— Entries provided —
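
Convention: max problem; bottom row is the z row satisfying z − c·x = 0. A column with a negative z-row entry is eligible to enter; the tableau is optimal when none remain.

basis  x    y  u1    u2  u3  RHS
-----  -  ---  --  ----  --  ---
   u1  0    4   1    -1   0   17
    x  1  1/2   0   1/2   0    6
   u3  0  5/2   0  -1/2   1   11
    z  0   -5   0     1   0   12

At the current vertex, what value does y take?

y is not in the basis, so in the current basic feasible solution y = 0.

0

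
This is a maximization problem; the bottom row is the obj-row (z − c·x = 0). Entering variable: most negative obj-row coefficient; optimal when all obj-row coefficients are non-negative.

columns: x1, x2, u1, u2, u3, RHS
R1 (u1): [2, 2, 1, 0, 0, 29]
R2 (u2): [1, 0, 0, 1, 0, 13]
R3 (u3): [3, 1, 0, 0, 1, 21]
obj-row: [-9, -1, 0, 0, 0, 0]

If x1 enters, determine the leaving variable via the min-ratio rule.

Column x1 entries and ratios — u1: 29/2 = 29/2; u2: 13/1 = 13; u3: 21/3 = 7.
Smallest ratio is 7 in the row of u3, so u3 leaves.

u3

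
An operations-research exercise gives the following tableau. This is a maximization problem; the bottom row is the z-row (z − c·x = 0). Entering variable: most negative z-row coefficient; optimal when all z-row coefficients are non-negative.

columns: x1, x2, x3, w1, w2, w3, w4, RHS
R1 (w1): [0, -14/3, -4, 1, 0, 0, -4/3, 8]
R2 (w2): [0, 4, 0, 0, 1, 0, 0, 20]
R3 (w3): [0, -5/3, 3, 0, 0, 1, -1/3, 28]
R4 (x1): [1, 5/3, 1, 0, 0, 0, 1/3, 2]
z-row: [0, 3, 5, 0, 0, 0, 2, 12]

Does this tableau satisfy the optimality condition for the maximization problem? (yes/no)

Every z-row coefficient is ≥ 0, so the tableau is optimal.

yes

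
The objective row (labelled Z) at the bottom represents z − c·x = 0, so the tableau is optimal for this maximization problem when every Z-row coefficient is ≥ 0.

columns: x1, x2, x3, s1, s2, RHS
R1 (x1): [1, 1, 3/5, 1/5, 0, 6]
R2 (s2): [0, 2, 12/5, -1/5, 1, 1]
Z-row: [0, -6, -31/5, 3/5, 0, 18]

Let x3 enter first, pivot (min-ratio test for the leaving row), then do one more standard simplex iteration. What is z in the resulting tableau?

21

Ratio test on column x3 — row 1: 6/(3/5) = 10; row 2: 1/(12/5) = 5/12. Minimum is 5/12 at row 2 (s2 leaves); pivot element 12/5.
Pivot on row 2; the Z-row RHS becomes 18 − (-31/5)·(5/12) = 247/12.
Next entering variable (most negative Z-row entry -5/6): x2.
Ratio test on column x2 — row 1: (23/4)/(1/2) = 23/2; row 2: (5/12)/(5/6) = 1/2. Minimum is 1/2 at row 2 (x3 leaves); pivot element 5/6.
After the second pivot the Z-row RHS is 247/12 − (-5/6)·(1/2) = 21.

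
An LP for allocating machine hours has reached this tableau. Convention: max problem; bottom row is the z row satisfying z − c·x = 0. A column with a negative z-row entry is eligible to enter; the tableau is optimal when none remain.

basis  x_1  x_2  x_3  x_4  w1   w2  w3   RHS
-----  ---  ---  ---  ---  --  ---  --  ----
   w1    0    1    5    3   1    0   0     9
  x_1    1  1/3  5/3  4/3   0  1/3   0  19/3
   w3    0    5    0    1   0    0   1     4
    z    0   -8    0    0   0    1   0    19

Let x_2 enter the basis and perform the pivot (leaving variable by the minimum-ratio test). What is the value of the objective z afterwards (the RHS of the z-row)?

Ratio test on column x_2 — row 1: 9/1 = 9; row 2: (19/3)/(1/3) = 19; row 3: 4/5 = 4/5. Minimum is 4/5 at row 3 (w3 leaves); pivot element 5.
Pivot on row 3; the z-row RHS becomes 19 − (-8)·(4/5) = 127/5.

127/5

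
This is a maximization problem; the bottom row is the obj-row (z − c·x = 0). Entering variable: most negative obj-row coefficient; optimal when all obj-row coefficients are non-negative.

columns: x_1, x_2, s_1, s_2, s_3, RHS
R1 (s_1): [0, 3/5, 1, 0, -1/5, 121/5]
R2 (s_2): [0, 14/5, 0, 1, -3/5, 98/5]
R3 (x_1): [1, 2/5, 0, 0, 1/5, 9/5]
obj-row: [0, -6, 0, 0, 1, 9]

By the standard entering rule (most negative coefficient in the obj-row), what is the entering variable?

x_2

Negative obj-row entries: x_2: -6.
The most negative is -6 in column x_2, so x_2 enters.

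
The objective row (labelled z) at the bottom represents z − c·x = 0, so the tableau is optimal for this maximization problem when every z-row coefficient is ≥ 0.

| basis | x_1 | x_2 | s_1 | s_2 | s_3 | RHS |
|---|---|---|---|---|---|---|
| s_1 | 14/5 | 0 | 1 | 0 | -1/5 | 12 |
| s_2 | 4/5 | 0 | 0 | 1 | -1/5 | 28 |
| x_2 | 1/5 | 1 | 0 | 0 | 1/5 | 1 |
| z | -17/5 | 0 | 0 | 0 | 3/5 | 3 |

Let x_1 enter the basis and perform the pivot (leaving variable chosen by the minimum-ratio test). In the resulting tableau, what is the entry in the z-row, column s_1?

Ratio test on column x_1 — row 1: 12/(14/5) = 30/7; row 2: 28/(4/5) = 35; row 3: 1/(1/5) = 5. Minimum is 30/7 at row 1 (s_1 leaves); pivot element 14/5.
Divide row 1 by 14/5; eliminate column x_1 from the other rows.
z-row update in column s_1: 0 − (-17/5)·(5/14) = 17/14.

17/14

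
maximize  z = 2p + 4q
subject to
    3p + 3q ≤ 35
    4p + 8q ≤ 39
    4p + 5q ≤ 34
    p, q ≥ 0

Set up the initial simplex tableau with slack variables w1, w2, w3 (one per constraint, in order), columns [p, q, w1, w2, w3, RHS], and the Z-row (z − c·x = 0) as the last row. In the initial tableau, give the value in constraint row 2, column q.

Constraint 2 has coefficient 8 on q.

8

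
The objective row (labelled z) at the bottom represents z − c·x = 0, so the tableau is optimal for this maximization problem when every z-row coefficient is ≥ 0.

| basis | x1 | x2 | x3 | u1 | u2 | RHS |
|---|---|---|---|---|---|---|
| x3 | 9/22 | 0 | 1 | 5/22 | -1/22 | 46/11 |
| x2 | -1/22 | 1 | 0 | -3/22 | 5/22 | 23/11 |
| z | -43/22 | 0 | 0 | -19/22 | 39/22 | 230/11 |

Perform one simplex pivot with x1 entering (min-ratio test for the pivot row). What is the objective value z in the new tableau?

368/9

Ratio test on column x1 — row 1: (46/11)/(9/22) = 92/9; row 2: entry -1/22 ≤ 0. Minimum is 92/9 at row 1 (x3 leaves); pivot element 9/22.
Pivot on row 1; the z-row RHS becomes 230/11 − (-43/22)·(92/9) = 368/9.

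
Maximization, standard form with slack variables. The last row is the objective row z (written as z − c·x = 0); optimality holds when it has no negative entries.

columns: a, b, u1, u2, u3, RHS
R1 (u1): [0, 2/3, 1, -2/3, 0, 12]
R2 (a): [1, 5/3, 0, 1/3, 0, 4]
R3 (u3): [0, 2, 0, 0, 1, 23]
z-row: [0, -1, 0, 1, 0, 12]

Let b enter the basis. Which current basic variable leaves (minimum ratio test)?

Column b entries and ratios — u1: 12/(2/3) = 18; a: 4/(5/3) = 12/5; u3: 23/2 = 23/2.
Smallest ratio is 12/5 in the row of a, so a leaves.

a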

— What you have to do —
Scan the material above. Return every line containing the string "Convention".

— Answer box —
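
Convention: max problem; bottom row is the z row satisfying z − c·x = 0. A column with a negative z-row entry is eligible to enter; the tableau is optimal when none remain.
An LP for allocating machine hours has reached this tableau. Convention: max problem; bottom row is the z row satisfying z − c·x = 0. A column with a negative z-row entry is eligible to enter; the tableau is optimal when none remain.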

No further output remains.